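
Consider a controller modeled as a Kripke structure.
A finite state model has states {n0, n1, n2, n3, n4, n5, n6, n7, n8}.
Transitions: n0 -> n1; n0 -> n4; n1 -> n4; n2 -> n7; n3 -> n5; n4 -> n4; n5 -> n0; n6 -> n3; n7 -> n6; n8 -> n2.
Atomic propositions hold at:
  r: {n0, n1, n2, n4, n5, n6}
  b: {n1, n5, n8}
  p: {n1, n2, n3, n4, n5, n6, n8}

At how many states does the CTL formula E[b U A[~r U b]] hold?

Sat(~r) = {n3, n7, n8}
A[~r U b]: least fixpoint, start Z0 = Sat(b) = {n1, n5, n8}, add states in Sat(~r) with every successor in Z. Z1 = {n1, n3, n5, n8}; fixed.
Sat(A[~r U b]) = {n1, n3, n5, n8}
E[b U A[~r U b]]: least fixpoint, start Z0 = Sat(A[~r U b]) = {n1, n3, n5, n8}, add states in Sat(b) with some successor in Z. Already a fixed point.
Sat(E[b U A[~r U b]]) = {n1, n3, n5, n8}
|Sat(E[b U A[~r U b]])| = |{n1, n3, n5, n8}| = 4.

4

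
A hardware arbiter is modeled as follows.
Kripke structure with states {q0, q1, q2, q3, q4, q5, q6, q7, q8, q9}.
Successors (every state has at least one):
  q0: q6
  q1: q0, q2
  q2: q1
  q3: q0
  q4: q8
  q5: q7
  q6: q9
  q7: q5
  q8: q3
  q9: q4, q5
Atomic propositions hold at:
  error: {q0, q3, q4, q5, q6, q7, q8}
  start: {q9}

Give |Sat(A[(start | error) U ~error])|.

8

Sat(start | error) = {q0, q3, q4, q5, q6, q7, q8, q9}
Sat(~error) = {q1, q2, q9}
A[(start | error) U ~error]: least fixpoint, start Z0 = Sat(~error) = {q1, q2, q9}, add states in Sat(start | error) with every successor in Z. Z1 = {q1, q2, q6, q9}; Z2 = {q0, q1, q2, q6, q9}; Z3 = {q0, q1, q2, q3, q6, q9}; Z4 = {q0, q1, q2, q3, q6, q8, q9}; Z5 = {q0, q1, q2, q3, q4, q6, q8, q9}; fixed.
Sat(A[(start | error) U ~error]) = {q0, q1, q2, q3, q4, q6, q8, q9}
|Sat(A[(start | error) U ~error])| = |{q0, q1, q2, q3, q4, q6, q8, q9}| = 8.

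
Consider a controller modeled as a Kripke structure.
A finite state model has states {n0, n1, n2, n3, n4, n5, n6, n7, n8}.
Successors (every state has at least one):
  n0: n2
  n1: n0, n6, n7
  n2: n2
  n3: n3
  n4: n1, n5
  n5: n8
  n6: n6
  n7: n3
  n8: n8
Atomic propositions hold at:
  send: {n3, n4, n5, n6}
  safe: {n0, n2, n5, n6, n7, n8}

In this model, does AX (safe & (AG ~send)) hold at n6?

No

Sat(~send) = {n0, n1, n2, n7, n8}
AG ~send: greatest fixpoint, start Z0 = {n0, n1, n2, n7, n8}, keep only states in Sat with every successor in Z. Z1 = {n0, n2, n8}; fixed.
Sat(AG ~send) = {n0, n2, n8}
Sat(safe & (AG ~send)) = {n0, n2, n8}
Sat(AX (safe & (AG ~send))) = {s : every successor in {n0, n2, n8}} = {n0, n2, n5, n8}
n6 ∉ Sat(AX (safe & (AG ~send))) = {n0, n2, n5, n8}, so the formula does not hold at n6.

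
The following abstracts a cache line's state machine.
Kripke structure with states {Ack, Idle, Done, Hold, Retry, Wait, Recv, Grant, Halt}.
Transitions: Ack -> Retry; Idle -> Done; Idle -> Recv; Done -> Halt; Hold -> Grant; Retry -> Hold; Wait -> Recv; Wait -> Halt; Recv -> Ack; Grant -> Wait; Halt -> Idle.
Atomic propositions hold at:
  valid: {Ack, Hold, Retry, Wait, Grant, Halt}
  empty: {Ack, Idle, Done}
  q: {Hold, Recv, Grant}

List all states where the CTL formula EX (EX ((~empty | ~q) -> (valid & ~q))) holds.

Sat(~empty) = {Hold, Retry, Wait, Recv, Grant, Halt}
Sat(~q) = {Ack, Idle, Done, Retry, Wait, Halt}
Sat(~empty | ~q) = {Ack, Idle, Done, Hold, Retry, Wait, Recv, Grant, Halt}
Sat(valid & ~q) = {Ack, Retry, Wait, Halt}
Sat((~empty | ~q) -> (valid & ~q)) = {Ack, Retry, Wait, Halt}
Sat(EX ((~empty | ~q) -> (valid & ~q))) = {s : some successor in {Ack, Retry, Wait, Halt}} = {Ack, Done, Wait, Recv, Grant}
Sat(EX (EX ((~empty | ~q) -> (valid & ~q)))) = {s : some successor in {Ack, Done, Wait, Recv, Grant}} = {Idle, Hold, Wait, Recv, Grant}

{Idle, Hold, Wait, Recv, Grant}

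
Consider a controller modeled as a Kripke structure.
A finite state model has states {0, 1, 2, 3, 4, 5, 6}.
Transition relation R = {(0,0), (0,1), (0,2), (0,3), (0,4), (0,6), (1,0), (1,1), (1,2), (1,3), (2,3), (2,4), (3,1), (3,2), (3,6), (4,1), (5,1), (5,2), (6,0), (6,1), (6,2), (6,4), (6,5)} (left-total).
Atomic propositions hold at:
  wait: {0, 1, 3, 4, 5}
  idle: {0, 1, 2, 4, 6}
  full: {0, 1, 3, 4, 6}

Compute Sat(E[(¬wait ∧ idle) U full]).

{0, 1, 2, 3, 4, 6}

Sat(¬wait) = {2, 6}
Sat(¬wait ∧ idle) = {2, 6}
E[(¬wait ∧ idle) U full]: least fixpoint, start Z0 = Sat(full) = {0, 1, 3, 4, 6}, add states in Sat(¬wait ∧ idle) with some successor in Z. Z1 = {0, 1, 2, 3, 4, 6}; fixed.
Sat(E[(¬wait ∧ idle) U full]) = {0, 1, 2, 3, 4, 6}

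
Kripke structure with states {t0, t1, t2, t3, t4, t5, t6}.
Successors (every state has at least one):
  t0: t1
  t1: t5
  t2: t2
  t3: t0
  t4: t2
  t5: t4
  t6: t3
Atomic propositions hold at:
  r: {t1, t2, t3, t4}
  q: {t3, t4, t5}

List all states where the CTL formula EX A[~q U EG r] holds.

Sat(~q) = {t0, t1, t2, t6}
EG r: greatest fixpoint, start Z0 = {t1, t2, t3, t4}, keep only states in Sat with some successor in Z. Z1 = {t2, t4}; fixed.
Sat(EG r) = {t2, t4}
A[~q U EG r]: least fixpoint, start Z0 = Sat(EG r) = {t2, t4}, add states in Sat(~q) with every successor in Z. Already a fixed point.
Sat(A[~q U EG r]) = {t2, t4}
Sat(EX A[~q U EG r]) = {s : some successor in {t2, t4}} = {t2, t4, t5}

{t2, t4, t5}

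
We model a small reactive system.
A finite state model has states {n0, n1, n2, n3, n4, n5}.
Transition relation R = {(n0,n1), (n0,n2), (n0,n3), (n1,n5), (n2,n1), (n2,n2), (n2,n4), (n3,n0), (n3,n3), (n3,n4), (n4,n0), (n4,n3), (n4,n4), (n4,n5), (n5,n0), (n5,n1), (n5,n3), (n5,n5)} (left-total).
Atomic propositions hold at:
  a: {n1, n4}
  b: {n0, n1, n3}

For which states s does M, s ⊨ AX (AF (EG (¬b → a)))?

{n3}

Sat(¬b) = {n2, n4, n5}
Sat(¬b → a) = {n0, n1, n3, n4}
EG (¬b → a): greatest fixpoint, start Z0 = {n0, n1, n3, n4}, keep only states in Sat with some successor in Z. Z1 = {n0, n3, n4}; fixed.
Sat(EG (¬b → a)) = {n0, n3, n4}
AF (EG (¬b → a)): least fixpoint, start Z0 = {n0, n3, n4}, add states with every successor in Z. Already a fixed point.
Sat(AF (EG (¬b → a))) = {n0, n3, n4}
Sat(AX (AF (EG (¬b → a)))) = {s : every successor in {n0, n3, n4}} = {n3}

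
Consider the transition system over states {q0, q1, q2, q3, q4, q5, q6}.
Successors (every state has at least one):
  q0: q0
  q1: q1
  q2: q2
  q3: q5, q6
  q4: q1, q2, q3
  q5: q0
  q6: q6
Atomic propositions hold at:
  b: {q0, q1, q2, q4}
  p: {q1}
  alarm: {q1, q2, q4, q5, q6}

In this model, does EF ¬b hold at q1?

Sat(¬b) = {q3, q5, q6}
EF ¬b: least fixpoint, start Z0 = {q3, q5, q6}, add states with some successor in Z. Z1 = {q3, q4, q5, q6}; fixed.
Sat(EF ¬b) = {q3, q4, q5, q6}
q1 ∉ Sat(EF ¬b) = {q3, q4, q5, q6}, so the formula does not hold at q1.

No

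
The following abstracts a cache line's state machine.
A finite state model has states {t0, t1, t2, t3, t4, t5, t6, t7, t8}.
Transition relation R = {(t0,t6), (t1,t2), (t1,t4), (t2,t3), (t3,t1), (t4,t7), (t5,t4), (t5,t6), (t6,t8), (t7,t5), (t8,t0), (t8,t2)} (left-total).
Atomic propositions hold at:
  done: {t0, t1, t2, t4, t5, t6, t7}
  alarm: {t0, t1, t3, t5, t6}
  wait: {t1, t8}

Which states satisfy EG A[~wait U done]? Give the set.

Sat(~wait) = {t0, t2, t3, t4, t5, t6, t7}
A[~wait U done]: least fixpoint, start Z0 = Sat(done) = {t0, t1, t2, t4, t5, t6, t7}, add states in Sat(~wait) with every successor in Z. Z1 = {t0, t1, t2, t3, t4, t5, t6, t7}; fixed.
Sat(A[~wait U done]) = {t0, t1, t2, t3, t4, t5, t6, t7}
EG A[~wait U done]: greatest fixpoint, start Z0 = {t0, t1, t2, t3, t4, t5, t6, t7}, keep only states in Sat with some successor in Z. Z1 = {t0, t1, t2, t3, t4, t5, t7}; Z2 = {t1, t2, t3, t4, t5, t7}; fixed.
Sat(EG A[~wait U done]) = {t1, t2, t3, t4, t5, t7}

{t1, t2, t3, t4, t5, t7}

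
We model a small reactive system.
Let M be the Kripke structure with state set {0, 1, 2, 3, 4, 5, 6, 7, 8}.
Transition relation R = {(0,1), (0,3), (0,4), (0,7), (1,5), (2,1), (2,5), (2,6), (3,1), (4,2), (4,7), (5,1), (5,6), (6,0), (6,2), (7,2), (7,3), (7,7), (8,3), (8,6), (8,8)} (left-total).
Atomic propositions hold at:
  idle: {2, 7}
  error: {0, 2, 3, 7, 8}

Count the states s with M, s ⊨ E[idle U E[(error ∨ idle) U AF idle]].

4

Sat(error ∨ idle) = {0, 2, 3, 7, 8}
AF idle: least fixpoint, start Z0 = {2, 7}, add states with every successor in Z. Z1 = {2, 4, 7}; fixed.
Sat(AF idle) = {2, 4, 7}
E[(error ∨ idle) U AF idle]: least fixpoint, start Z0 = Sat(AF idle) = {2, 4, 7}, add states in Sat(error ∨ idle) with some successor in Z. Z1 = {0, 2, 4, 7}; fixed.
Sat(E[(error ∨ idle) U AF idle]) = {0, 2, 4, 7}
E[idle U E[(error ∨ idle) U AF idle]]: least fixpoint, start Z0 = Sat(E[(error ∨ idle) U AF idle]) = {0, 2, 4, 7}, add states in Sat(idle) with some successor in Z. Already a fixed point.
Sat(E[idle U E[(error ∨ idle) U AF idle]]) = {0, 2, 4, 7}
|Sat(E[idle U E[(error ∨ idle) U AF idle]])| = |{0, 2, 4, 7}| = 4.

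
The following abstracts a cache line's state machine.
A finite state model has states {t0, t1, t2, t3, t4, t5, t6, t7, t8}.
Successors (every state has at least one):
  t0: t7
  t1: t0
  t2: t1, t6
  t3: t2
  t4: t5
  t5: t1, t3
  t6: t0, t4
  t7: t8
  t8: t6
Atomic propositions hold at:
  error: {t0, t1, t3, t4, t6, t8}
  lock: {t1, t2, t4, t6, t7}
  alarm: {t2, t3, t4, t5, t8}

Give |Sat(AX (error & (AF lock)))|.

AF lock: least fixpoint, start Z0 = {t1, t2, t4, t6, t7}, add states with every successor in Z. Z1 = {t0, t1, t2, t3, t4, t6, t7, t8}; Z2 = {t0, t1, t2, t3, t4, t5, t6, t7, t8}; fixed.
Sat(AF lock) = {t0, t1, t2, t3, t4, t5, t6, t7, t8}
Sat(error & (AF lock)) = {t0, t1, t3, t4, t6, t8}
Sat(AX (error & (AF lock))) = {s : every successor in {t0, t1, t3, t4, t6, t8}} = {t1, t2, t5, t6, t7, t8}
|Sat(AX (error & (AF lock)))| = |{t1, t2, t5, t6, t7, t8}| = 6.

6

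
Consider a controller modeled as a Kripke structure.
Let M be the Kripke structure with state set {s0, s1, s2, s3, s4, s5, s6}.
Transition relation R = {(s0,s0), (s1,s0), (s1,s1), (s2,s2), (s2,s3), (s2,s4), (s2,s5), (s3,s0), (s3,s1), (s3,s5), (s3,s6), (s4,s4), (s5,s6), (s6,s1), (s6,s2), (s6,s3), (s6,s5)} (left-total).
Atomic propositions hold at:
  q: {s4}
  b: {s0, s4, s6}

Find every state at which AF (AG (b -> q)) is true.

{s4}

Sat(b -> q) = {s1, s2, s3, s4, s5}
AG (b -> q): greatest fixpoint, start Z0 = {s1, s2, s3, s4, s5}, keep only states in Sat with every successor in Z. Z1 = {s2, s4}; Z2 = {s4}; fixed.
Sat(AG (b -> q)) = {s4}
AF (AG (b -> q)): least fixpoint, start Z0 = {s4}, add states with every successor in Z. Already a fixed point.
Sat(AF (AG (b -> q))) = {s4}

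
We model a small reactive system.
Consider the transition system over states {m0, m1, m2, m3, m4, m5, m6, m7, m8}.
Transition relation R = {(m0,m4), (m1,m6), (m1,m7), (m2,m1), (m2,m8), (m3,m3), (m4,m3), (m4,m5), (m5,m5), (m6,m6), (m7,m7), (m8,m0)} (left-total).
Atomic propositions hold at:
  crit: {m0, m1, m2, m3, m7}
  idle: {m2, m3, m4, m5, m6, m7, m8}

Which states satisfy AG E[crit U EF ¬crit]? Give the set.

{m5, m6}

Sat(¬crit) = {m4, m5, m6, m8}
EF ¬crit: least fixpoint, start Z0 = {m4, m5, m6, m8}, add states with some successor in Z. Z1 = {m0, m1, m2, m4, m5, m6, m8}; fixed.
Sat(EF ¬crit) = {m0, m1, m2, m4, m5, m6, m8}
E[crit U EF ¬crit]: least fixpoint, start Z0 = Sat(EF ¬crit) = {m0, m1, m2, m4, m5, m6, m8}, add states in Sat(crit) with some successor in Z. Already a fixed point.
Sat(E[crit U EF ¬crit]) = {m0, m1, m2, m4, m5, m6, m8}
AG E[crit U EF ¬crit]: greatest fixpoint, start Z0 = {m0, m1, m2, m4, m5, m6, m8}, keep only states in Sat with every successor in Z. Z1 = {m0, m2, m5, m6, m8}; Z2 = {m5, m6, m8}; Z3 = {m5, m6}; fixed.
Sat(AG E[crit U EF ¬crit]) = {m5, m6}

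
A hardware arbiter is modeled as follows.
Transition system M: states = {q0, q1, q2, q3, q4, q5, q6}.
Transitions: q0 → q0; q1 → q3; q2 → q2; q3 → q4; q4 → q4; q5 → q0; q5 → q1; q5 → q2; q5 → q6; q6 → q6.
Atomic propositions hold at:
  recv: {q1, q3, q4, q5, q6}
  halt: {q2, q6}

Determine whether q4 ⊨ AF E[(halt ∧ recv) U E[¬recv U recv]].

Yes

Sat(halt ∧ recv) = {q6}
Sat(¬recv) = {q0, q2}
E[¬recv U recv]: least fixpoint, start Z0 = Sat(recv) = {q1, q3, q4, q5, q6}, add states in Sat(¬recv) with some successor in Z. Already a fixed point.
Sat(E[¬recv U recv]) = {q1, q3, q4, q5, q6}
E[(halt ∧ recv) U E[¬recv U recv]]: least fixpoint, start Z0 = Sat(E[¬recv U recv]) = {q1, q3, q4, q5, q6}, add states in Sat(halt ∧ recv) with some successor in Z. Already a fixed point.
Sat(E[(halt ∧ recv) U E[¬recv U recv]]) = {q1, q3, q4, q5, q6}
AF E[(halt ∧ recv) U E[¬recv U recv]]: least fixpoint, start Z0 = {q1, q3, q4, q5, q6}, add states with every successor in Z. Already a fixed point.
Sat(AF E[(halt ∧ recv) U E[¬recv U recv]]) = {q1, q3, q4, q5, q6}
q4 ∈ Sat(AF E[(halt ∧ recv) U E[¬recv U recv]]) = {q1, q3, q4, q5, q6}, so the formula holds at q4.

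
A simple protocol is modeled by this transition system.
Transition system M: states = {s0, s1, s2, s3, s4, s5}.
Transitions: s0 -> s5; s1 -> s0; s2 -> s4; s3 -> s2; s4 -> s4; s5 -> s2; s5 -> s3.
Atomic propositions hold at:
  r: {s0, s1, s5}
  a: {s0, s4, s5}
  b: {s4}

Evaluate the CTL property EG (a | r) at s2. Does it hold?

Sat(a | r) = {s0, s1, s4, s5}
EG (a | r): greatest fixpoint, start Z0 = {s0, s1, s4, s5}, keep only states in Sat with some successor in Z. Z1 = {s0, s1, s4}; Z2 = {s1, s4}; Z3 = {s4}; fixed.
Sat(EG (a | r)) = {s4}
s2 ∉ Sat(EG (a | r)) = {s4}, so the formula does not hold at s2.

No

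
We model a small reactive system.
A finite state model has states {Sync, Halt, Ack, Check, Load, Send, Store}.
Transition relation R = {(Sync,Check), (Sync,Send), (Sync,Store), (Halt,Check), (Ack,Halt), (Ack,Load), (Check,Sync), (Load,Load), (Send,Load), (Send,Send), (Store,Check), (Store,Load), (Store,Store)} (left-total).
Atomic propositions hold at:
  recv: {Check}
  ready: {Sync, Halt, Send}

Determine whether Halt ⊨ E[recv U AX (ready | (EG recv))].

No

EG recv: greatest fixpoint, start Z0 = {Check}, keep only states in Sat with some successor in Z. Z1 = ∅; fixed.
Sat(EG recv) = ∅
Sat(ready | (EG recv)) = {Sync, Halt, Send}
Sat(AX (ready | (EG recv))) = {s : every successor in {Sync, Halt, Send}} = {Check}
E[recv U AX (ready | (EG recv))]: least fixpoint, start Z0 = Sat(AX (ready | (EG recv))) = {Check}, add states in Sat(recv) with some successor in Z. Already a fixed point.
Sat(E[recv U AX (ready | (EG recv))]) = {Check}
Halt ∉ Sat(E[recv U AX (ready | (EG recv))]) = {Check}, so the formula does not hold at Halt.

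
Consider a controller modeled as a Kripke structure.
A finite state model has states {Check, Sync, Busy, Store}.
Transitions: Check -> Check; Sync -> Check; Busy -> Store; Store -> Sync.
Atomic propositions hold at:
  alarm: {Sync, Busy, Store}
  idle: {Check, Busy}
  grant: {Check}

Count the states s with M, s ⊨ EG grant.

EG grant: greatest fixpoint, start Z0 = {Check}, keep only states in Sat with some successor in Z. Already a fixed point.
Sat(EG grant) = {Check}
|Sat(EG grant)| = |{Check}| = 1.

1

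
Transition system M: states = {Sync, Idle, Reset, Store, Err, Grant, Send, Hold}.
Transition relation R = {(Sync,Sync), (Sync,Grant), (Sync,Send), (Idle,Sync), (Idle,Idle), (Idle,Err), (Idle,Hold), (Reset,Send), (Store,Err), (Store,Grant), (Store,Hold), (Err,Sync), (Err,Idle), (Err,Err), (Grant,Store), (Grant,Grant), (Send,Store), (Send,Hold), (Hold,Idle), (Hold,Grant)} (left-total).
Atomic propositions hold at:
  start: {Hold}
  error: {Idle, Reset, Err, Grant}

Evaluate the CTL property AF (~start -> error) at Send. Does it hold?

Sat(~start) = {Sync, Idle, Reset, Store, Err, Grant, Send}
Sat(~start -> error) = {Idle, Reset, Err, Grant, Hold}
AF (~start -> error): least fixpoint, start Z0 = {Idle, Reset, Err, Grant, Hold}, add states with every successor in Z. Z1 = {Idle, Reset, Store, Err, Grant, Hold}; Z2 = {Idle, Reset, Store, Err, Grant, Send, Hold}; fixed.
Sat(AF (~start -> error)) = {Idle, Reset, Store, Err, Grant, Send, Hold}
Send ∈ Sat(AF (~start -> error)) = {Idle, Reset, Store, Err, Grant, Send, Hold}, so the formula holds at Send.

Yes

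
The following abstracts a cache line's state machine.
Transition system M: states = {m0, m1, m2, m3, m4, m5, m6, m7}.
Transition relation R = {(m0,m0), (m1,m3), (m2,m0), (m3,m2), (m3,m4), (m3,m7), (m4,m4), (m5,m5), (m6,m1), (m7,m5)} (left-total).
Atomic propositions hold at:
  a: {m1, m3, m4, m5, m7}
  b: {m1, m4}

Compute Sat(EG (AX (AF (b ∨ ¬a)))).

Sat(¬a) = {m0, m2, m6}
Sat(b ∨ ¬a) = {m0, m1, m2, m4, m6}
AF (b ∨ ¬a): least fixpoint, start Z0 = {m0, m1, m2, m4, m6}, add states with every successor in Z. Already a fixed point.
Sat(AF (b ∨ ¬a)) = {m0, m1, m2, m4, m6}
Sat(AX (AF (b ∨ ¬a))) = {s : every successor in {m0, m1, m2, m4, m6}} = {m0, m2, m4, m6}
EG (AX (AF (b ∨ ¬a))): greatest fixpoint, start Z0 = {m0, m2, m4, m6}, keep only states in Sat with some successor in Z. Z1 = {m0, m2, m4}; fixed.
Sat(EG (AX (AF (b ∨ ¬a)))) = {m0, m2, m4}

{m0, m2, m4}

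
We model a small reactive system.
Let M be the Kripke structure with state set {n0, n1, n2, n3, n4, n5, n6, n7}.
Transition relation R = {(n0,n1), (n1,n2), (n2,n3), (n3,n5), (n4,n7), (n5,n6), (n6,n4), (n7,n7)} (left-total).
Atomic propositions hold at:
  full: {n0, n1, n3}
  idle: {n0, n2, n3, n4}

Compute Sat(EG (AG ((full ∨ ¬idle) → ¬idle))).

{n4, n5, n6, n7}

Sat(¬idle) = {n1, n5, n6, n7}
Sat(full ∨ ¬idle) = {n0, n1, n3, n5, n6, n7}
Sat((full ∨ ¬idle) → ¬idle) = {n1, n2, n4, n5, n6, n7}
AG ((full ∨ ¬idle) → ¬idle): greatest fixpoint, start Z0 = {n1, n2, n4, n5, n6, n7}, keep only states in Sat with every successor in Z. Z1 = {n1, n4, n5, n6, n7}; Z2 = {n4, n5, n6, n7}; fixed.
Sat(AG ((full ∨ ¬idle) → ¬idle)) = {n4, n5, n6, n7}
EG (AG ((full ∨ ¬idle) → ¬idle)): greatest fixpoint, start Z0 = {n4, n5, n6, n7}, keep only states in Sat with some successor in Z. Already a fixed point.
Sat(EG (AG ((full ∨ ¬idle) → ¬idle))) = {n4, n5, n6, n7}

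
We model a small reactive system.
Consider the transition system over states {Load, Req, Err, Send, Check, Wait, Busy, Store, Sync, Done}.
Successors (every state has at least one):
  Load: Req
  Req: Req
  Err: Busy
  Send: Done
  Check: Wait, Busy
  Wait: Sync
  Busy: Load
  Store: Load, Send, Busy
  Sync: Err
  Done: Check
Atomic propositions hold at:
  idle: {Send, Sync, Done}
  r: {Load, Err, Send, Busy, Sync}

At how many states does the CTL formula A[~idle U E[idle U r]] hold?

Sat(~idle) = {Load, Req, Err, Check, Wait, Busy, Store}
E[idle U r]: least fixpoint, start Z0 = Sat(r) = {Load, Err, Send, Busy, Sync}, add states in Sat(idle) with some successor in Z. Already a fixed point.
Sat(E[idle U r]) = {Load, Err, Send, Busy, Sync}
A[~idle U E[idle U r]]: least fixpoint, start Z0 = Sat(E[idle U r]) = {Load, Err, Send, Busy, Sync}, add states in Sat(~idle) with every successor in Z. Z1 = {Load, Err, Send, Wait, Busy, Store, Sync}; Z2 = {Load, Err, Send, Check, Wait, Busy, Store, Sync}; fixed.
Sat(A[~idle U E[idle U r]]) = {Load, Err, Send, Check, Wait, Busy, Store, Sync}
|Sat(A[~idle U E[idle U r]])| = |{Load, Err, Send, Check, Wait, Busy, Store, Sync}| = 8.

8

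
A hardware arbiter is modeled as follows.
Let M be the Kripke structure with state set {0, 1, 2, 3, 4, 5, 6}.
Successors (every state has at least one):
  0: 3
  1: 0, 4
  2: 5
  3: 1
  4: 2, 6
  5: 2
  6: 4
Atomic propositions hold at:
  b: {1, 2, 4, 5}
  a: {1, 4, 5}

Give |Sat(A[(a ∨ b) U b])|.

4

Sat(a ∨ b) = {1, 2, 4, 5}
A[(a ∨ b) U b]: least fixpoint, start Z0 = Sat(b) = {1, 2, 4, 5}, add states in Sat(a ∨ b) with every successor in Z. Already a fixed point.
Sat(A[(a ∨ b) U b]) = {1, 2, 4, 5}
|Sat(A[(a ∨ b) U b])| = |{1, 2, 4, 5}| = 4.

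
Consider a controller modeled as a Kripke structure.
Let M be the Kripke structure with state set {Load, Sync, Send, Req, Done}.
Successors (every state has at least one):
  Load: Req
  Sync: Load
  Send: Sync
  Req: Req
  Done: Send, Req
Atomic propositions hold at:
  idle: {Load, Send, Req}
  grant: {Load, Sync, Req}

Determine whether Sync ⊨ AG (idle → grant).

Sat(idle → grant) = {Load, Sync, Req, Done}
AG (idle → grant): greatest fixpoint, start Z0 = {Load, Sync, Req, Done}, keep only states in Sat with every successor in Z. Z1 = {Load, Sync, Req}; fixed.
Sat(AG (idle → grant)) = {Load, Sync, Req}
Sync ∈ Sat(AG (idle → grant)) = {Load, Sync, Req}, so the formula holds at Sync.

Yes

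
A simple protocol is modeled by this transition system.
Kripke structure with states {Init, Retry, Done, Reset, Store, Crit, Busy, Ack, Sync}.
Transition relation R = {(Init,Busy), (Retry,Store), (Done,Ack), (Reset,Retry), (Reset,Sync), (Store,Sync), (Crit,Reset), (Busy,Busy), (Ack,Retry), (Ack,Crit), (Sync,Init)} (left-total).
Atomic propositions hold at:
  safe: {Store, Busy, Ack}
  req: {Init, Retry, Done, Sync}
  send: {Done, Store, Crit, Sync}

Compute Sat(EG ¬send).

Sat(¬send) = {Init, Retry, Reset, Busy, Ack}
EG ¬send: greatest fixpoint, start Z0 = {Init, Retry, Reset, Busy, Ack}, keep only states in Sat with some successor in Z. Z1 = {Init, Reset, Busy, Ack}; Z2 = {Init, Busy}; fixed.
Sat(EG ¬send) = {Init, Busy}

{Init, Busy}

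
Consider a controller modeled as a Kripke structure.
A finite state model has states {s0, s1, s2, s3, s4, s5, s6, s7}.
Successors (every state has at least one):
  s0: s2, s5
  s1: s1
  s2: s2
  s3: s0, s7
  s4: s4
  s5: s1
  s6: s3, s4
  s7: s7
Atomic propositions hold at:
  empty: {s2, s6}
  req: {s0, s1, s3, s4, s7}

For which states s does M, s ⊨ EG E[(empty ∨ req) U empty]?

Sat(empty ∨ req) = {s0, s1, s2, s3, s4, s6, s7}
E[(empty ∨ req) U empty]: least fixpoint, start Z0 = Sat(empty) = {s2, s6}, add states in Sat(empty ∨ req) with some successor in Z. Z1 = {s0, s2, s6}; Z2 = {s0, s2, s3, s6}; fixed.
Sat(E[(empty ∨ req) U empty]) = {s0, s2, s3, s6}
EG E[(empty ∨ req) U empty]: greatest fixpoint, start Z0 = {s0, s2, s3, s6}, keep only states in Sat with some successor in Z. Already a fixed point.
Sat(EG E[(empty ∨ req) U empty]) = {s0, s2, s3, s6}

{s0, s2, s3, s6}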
_____
Your reply should be one number, namely how many lines of the material contain "over".

Response to the exercise:
3